[Data excerpts]
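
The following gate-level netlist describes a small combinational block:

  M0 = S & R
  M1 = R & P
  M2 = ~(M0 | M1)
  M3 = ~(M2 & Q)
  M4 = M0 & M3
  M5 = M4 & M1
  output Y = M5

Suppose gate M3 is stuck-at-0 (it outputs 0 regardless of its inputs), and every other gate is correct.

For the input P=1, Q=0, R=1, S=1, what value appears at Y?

Propagate with M3 forced: M0=1, M1=1, M2=0, M3=0 [stuck-at-0], M4=0, M5=0.
So Y = 0. (Without the fault it would be 1.)

0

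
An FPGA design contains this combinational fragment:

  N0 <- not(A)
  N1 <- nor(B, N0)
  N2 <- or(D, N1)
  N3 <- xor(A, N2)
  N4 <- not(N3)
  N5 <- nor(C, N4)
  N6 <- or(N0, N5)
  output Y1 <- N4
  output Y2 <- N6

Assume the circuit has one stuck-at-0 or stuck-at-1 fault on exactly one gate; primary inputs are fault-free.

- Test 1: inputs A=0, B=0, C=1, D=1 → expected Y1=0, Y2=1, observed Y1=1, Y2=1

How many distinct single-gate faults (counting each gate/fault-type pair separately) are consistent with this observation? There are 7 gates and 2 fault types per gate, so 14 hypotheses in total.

Fault-free: N0=1, N1=0, N2=1, N3=1, N4=0, N5=0, N6=1 → Y1=0, Y2=1. Observed Y1=1, Y2=1.
  N0 stuck-at-0: output Y1=0, Y2=0 ✗
  N0 stuck-at-1: output Y1=0, Y2=1 ✗
  N1 stuck-at-0: output Y1=0, Y2=1 ✗
  N1 stuck-at-1: output Y1=0, Y2=1 ✗
  N2 stuck-at-0: output Y1=1, Y2=1 ✓
  N2 stuck-at-1: output Y1=0, Y2=1 ✗
  N3 stuck-at-0: output Y1=1, Y2=1 ✓
  N3 stuck-at-1: output Y1=0, Y2=1 ✗
  N4 stuck-at-0: output Y1=0, Y2=1 ✗
  N4 stuck-at-1: output Y1=1, Y2=1 ✓
  N5 stuck-at-0: output Y1=0, Y2=1 ✗
  N5 stuck-at-1: output Y1=0, Y2=1 ✗
  N6 stuck-at-0: output Y1=0, Y2=0 ✗
  N6 stuck-at-1: output Y1=0, Y2=1 ✗
Consistent faults: {N2 stuck-at-0, N3 stuck-at-0, N4 stuck-at-1} — 3 in all.

3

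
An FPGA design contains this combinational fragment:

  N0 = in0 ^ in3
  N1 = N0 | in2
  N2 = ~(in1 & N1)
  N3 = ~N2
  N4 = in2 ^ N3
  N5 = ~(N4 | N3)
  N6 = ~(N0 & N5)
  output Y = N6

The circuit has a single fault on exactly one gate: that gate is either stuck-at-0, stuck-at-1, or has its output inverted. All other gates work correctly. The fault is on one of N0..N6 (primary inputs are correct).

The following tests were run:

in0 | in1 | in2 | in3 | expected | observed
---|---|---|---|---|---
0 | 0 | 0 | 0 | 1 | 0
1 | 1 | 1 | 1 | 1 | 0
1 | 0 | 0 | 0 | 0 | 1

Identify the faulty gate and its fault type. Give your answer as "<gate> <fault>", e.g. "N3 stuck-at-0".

N6 inverted output

Fault-free values for test 1 (in0=0, in1=0, in2=0, in3=0): N0=0, N1=0, N2=1, N3=0, N4=0, N5=1, N6=1, giving Y=1. Observed 0.
Test 1: faults giving observed 0 are {N0 stuck-at-1, N0 inverted output, N6 stuck-at-0, N6 inverted output}.
Test 2 (in0=1, in1=1, in2=1, in3=1): fault-free N0=0, N1=1, N2=0, N3=1, N4=0, N5=0, N6=1 → 1; observed 0. Eliminates N0 stuck-at-1, N0 inverted output.
Test 3 (in0=1, in1=0, in2=0, in3=0): fault-free N0=1, N1=1, N2=1, N3=0, N4=0, N5=1, N6=0 → 0; observed 1. Eliminates N6 stuck-at-0.
Only N6 inverted output is consistent with every test.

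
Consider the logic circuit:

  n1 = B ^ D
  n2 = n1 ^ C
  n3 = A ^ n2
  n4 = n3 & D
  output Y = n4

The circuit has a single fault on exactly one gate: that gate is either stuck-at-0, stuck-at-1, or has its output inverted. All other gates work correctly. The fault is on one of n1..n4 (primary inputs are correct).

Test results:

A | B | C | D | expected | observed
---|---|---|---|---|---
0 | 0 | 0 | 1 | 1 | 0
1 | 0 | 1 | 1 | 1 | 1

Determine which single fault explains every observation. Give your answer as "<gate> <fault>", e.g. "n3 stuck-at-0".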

_What the task asks:_ Copy out each line of the data that holds the string "expected".

_Answer section:_
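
- Test 1: inputs A=0, B=0, C=1, D=1 → expected Y1=0, Y2=1, observed Y1=1, Y2=1
in0 | in1 | in2 | in3 | expected | observed
A | B | C | D | expected | observed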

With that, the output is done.